(INPUT DATA begins)
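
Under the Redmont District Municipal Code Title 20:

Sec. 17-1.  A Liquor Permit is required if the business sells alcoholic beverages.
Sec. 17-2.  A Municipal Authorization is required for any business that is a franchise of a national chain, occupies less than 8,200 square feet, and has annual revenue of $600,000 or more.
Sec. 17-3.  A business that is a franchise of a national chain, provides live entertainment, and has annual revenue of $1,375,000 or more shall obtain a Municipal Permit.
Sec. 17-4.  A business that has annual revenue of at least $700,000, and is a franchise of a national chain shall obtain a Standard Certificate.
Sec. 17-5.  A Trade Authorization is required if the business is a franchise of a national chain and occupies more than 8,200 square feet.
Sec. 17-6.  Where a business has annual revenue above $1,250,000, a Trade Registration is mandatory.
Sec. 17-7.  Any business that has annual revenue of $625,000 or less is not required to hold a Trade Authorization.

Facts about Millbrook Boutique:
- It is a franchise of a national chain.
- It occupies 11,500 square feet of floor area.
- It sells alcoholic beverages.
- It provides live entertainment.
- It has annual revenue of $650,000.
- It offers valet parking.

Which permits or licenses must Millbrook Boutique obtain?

Sec. 17-1. sells alcoholic beverages → Liquor Permit required.
Sec. 17-2. is a franchise of a national chain; floor area 11,500 square feet ≥ 8,200 square feet; revenue $650,000 ≥ $600,000 → Municipal Authorization not required.
Sec. 17-3. is a franchise of a national chain; provides live entertainment; revenue $650,000 < $1,375,000 → Municipal Permit not required.
Sec. 17-4. revenue $650,000 < $700,000; is a franchise of a national chain → Standard Certificate not required.
Sec. 17-5. is a franchise of a national chain; floor area 11,500 square feet > 8,200 square feet → Trade Authorization required.
Sec. 17-6. revenue $650,000 ≤ $1,250,000 → Trade Registration not required.
Sec. 17-7. revenue $650,000 > $625,000 → Trade Authorization exemption does not apply.

Liquor Permit, Trade Authorization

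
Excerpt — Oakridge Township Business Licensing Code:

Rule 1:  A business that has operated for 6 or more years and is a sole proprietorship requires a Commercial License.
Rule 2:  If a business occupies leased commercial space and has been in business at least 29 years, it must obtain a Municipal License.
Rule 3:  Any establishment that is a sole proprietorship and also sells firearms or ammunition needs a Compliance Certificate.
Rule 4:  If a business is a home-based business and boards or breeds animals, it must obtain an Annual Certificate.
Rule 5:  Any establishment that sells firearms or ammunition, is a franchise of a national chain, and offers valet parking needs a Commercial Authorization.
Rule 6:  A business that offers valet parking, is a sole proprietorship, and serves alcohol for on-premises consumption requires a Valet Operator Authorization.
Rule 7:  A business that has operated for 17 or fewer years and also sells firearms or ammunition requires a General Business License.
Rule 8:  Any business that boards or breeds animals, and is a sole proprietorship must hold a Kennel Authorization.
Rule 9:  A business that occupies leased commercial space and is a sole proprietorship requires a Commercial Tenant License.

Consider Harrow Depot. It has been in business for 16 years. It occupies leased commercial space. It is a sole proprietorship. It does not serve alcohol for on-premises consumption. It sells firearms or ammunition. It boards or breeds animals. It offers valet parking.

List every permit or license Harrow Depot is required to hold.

Rule 1: years in business 16 ≥ 6; is a sole proprietorship → Commercial License required.
Rule 2: occupies leased commercial space; years in business 16 < 29 → Municipal License not required.
Rule 3: is a sole proprietorship; sells firearms or ammunition → Compliance Certificate required.
Rule 4: occupies leased commercial space (not: is a home-based business); boards or breeds animals → Annual Certificate not required.
Rule 5: sells firearms or ammunition; is a sole proprietorship (not: is a franchise of a national chain); offers valet parking → Commercial Authorization not required.
Rule 6: offers valet parking; is a sole proprietorship; does not serve alcohol for on-premises consumption → Valet Operator Authorization not required.
Rule 7: years in business 16 ≤ 17; sells firearms or ammunition → General Business License required.
Rule 8: boards or breeds animals; is a sole proprietorship → Kennel Authorization required.
Rule 9: occupies leased commercial space; is a sole proprietorship → Commercial Tenant License required.

Commercial License, Commercial Tenant License, Compliance Certificate, General Business License, Kennel Authorization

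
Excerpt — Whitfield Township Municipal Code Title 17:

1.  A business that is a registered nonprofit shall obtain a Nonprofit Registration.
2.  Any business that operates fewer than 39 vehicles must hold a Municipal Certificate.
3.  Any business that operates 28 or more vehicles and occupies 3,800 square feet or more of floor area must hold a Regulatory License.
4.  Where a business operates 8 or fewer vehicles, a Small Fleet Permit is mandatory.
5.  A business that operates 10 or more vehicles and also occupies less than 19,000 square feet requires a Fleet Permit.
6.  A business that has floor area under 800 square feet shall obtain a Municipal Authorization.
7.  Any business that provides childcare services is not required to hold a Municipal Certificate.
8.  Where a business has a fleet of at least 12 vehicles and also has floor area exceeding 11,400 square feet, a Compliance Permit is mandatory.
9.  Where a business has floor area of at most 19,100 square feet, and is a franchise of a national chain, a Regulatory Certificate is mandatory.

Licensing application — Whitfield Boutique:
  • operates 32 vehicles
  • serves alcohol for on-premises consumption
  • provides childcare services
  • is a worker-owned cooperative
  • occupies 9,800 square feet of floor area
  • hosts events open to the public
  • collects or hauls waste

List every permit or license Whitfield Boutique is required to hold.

Fleet Permit, Regulatory License

1. is a worker-owned cooperative (not: is a registered nonprofit) → Nonprofit Registration not required.
2. vehicles 32 < 39 → Municipal Certificate required.
3. vehicles 32 ≥ 28; floor area 9,800 square feet ≥ 3,800 square feet → Regulatory License required.
4. vehicles 32 > 8 → Small Fleet Permit not required.
5. vehicles 32 ≥ 10; floor area 9,800 square feet < 19,000 square feet → Fleet Permit required.
6. floor area 9,800 square feet ≥ 800 square feet → Municipal Authorization not required.
7. provides childcare services → exempt from Municipal Certificate.
8. vehicles 32 ≥ 12; floor area 9,800 square feet ≤ 11,400 square feet → Compliance Permit not required.
9. floor area 9,800 square feet ≤ 19,100 square feet; is a worker-owned cooperative (not: is a franchise of a national chain) → Regulatory Certificate not required.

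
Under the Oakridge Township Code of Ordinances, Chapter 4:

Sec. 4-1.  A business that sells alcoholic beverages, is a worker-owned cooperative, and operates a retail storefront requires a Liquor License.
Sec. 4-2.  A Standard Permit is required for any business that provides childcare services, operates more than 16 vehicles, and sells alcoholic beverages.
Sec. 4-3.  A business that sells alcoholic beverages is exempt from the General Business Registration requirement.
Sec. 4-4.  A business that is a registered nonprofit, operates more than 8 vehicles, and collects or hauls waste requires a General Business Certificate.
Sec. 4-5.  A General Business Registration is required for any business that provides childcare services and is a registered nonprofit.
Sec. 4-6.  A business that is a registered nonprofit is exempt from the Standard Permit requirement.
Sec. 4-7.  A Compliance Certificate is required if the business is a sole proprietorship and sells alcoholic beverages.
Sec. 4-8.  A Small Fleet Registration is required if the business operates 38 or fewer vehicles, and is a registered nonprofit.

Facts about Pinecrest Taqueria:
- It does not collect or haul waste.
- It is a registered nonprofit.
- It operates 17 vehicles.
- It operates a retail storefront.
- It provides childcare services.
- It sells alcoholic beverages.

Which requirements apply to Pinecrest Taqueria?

Sec. 4-1. sells alcoholic beverages; is a registered nonprofit (not: is a worker-owned cooperative); operates a retail storefront → Liquor License not required.
Sec. 4-2. provides childcare services; vehicles 17 > 16; sells alcoholic beverages → Standard Permit required.
Sec. 4-3. sells alcoholic beverages → exempt from General Business Registration.
Sec. 4-4. is a registered nonprofit; vehicles 17 > 8; does not collect or haul waste → General Business Certificate not required.
Sec. 4-5. provides childcare services; is a registered nonprofit → General Business Registration required.
Sec. 4-6. is a registered nonprofit → exempt from Standard Permit.
Sec. 4-7. is a registered nonprofit (not: is a sole proprietorship); sells alcoholic beverages → Compliance Certificate not required.
Sec. 4-8. vehicles 17 ≤ 38; is a registered nonprofit → Small Fleet Registration required.

Small Fleet Registration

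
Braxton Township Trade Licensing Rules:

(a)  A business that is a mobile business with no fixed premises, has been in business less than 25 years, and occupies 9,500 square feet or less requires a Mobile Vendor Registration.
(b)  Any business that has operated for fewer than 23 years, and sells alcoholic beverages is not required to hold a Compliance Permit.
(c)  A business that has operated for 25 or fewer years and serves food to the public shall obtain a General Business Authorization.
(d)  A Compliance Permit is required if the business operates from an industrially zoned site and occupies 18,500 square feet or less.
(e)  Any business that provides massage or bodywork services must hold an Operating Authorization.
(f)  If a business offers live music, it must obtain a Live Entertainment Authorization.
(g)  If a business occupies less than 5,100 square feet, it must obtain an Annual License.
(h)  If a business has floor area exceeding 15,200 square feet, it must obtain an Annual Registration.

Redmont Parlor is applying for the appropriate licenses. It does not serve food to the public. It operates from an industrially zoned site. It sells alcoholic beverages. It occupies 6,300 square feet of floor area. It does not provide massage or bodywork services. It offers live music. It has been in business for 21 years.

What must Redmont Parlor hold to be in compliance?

(a) operates from an industrially zoned site (not: is a mobile business with no fixed premises); years in business 21 < 25; floor area 6,300 square feet ≤ 9,500 square feet → Mobile Vendor Registration not required.
(b) years in business 21 < 23; sells alcoholic beverages → exempt from Compliance Permit.
(c) years in business 21 ≤ 25; does not serve food to the public → General Business Authorization not required.
(d) operates from an industrially zoned site; floor area 6,300 square feet ≤ 18,500 square feet → Compliance Permit required.
(e) does not provide massage or bodywork services → Operating Authorization not required.
(f) offers live music → Live Entertainment Authorization required.
(g) floor area 6,300 square feet ≥ 5,100 square feet → Annual License not required.
(h) floor area 6,300 square feet ≤ 15,200 square feet → Annual Registration not required.

Live Entertainment Authorization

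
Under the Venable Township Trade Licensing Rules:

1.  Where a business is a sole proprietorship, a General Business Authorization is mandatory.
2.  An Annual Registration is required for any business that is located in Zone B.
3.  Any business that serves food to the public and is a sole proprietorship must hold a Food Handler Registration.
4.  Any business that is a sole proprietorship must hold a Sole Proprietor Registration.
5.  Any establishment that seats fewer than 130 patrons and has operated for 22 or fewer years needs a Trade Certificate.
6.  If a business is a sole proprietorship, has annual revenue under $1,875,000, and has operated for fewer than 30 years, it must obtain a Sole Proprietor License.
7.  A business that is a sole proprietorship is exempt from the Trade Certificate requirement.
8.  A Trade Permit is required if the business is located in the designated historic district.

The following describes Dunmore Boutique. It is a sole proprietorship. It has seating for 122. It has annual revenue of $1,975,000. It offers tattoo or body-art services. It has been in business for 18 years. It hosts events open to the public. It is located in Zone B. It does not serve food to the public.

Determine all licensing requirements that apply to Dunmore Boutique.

1. is a sole proprietorship → General Business Authorization required.
2. is located in Zone B → Annual Registration required.
3. does not serve food to the public; is a sole proprietorship → Food Handler Registration not required.
4. is a sole proprietorship → Sole Proprietor Registration required.
5. seating 122 < 130; years in business 18 ≤ 22 → Trade Certificate required.
6. is a sole proprietorship; revenue $1,975,000 ≥ $1,875,000; years in business 18 < 30 → Sole Proprietor License not required.
7. is a sole proprietorship → exempt from Trade Certificate.
8. is located in Zone B (not: is located in the designated historic district) → Trade Permit not required.

Annual Registration, General Business Authorization, Sole Proprietor Registration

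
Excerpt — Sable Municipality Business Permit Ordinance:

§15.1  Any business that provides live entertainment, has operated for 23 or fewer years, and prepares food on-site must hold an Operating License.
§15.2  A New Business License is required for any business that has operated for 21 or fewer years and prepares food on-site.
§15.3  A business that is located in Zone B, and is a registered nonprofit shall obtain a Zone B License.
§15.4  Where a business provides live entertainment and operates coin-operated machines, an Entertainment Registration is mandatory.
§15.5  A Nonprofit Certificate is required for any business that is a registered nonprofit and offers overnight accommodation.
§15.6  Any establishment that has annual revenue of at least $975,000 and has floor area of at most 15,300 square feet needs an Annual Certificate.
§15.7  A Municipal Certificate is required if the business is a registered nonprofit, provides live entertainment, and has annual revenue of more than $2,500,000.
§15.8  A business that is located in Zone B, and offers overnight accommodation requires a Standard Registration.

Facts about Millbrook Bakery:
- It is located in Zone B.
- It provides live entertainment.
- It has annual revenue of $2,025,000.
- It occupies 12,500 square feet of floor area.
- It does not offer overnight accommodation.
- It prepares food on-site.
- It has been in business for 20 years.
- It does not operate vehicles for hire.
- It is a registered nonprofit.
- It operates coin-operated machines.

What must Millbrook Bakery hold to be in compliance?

§15.1 provides live entertainment; years in business 20 ≤ 23; prepares food on-site → Operating License required.
§15.2 years in business 20 ≤ 21; prepares food on-site → New Business License required.
§15.3 is located in Zone B; is a registered nonprofit → Zone B License required.
§15.4 provides live entertainment; operates coin-operated machines → Entertainment Registration required.
§15.5 is a registered nonprofit; does not offer overnight accommodation → Nonprofit Certificate not required.
§15.6 revenue $2,025,000 ≥ $975,000; floor area 12,500 square feet ≤ 15,300 square feet → Annual Certificate required.
§15.7 is a registered nonprofit; provides live entertainment; revenue $2,025,000 ≤ $2,500,000 → Municipal Certificate not required.
§15.8 is located in Zone B; does not offer overnight accommodation → Standard Registration not required.

Annual Certificate, Entertainment Registration, New Business License, Operating License, Zone B License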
(INPUT DATA ends)
TASK OBJECTIVE:
Please print the records above exactly from their first line. End with the line containing "- It offers valet parking.", and include it.

SOLVED PROBLEM:
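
Under the Redmont District Municipal Code Title 20:

Sec. 17-1.  A Liquor Permit is required if the business sells alcoholic beverages.
Sec. 17-2.  A Municipal Authorization is required for any business that is a franchise of a national chain, occupies less than 8,200 square feet, and has annual revenue of $600,000 or more.
Sec. 17-3.  A business that is a franchise of a national chain, provides live entertainment, and has annual revenue of $1,375,000 or more shall obtain a Municipal Permit.
Sec. 17-4.  A business that has annual revenue of at least $700,000, and is a franchise of a national chain shall obtain a Standard Certificate.
Sec. 17-5.  A Trade Authorization is required if the business is a franchise of a national chain and occupies more than 8,200 square feet.
Sec. 17-6.  Where a business has annual revenue above $1,250,000, a Trade Registration is mandatory.
Sec. 17-7.  Any business that has annual revenue of $625,000 or less is not required to hold a Trade Authorization.

Facts about Millbrook Boutique:
- It is a franchise of a national chain.
- It occupies 11,500 square feet of floor area.
- It sells alcoholic beverages.
- It provides live entertainment.
- It has annual revenue of $650,000.
- It offers valet parking.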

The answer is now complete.